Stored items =
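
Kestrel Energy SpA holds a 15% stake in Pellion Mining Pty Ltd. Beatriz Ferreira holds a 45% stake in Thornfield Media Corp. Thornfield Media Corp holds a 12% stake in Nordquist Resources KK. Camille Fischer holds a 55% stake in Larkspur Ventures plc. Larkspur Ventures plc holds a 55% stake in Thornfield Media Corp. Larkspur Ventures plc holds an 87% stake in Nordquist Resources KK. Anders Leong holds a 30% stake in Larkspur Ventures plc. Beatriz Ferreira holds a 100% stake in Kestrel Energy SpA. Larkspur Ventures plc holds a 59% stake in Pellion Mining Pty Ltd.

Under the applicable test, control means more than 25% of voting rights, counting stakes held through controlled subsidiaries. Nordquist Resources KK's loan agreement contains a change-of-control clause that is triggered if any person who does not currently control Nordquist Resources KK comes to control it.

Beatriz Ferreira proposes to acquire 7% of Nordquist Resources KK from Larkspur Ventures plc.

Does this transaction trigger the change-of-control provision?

No

The purchase adds only to Beatriz's holdings (Larkspur's stake shrinks), so Beatriz is the only person who could newly come to control Nordquist.
Beatriz holds 100% of Kestrel, so Beatriz controls Kestrel.
Beatriz holds 45% of Thornfield, so Beatriz controls Thornfield.
In Nordquist, Beatriz's side holds only 12%, not > 25%.
So before the transaction, Beatriz does not control Nordquist.
After the purchase, Beatriz holds 7% of Nordquist directly, and Larkspur's stake falls to 80%.
After the transaction, Beatriz's side holds 12% + 7% = 19% of Nordquist, not > 25%, so Beatriz still does not control Nordquist.
No new person acquires control, so the clause is not triggered.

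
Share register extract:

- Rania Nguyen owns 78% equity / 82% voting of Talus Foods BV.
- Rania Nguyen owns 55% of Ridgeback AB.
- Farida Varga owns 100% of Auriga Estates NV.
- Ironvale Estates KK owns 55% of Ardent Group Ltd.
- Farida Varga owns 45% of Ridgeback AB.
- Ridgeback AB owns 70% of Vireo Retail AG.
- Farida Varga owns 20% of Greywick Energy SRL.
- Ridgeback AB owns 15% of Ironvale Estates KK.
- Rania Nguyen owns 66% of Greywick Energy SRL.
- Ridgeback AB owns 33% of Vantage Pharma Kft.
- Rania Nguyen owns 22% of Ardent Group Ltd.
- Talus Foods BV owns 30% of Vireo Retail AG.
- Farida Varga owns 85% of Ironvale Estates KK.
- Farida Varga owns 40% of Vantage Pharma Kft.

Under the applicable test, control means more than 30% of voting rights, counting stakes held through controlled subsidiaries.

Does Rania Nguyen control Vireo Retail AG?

Yes

Rania holds 82% of Talus, so Rania controls Talus.
Rania holds 55% of Ridgeback, so Rania controls Ridgeback.
Ridgeback and Talus together hold 70% + 30% = 100% of Vireo, so Rania controls Vireo.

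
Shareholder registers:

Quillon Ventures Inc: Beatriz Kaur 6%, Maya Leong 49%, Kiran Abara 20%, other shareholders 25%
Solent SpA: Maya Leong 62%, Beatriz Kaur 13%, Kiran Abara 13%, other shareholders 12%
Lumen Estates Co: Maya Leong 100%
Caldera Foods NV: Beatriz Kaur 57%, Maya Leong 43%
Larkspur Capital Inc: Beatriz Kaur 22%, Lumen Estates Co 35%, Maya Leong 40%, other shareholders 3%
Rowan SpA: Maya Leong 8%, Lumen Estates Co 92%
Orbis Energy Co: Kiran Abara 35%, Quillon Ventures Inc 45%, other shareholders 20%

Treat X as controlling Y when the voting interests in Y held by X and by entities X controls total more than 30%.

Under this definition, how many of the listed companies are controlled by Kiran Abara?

1

Kiran holds 35% of Orbis, so Kiran controls Orbis.
No other company's threshold is met.
Kiran controls 1 company.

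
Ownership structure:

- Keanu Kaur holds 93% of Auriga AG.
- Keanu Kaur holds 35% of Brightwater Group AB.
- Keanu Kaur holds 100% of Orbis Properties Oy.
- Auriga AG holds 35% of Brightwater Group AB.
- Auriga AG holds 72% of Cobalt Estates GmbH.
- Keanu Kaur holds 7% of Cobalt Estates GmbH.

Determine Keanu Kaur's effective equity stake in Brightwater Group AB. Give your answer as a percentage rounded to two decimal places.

67.55%

Keanu reaches Brightwater along 2 paths.
Via Auriga: 93% × 35% = 32.55%.
Direct stake: 35% = 35%.
Total: 32.55% + 35% = 67.55%.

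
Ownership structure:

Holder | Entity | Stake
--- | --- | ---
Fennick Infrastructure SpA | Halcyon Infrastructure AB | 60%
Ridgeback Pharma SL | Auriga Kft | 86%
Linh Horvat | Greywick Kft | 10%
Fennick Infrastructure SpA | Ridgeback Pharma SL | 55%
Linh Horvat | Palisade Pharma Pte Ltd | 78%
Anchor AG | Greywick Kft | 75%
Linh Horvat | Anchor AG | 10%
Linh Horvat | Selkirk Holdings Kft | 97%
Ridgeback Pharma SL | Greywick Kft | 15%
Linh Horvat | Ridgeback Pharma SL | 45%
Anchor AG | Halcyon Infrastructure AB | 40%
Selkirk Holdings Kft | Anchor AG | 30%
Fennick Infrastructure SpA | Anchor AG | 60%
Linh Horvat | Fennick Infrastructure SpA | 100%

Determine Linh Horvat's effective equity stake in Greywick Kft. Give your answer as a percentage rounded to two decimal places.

99.33%

Linh reaches Greywick along 6 paths.
Direct stake: 10% = 10%.
Via Fennick → Anchor: 100% × 60% × 75% = 45%.
Via Selkirk → Anchor: 97% × 30% × 75% = 21.825%.
Via Anchor: 10% × 75% = 7.5%.
Via Fennick → Ridgeback: 100% × 55% × 15% = 8.25%.
Via Ridgeback: 45% × 15% = 6.75%.
Total: 10% + 45% + 21.825% + 7.5% + 8.25% + 6.75% = 99.325%.
Rounded: 99.33%.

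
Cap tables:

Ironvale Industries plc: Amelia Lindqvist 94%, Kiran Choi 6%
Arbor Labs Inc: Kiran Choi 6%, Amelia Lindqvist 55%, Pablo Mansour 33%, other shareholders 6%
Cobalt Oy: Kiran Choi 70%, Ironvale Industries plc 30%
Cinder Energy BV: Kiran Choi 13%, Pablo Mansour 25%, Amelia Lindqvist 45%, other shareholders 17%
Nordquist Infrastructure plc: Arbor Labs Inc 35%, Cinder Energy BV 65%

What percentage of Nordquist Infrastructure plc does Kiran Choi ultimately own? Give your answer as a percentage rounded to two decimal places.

10.55%

Kiran reaches Nordquist along 2 paths.
Via Arbor: 6% × 35% = 2.1%.
Via Cinder: 13% × 65% = 8.45%.
Total: 2.1% + 8.45% = 10.55%.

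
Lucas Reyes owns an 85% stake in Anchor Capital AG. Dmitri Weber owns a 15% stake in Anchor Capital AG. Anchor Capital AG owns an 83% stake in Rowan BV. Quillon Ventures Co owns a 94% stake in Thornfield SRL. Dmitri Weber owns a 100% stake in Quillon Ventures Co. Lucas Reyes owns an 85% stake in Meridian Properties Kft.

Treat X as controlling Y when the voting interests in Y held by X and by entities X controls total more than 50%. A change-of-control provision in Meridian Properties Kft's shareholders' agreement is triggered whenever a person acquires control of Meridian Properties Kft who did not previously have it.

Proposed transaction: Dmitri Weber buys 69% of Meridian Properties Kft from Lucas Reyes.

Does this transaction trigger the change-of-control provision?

Yes

The purchase adds only to Dmitri's holdings (Lucas's stake shrinks), so Dmitri is the only person who could newly come to control Meridian.
Dmitri holds 100% of Quillon, so Dmitri controls Quillon.
Quillon holds 94% of Thornfield, so Dmitri controls Thornfield.
Neither Dmitri nor any entity Dmitri controls holds any voting interest in Meridian.
So before the transaction, Dmitri does not control Meridian.
After the purchase, Dmitri holds 69% of Meridian directly, and Lucas's stake falls to 16%.
Dmitri holds 69% of Meridian, so Dmitri controls Meridian.
Dmitri did not control Meridian before and does after, so the clause is triggered.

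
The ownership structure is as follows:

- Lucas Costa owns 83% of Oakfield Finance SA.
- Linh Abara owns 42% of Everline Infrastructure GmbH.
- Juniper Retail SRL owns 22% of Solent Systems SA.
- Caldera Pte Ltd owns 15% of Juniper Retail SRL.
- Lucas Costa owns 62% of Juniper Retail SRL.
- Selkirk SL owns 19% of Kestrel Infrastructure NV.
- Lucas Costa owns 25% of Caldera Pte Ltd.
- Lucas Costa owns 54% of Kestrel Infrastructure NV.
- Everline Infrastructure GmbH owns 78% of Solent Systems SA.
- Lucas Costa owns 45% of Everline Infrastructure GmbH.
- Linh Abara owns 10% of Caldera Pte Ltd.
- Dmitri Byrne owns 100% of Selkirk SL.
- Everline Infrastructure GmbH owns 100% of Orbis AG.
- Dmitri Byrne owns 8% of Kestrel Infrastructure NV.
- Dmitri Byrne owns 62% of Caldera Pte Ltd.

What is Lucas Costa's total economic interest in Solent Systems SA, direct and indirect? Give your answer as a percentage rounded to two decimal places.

Lucas reaches Solent along 3 paths.
Via Everline: 45% × 78% = 35.1%.
Via Caldera → Juniper: 25% × 15% × 22% = 0.825%.
Via Juniper: 62% × 22% = 13.64%.
Total: 35.1% + 0.825% + 13.64% = 49.565%.
Rounded: 49.57%.

49.57%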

EXERCISE REQUIREMENTS =
In the entries above, one line contains "Arbor Labs Inc: Kiran" and another contains "Cinder Energy BV: Kiran". Reproduce exactly those two lines and the lines between them, nothing else.

RESPONSE BOX =
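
Arbor Labs Inc: Kiran Choi 6%, Amelia Lindqvist 55%, Pablo Mansour 33%, other shareholders 6%
Cobalt Oy: Kiran Choi 70%, Ironvale Industries plc 30%
Cinder Energy BV: Kiran Choi 13%, Pablo Mansour 25%, Amelia Lindqvist 45%, other shareholders 17%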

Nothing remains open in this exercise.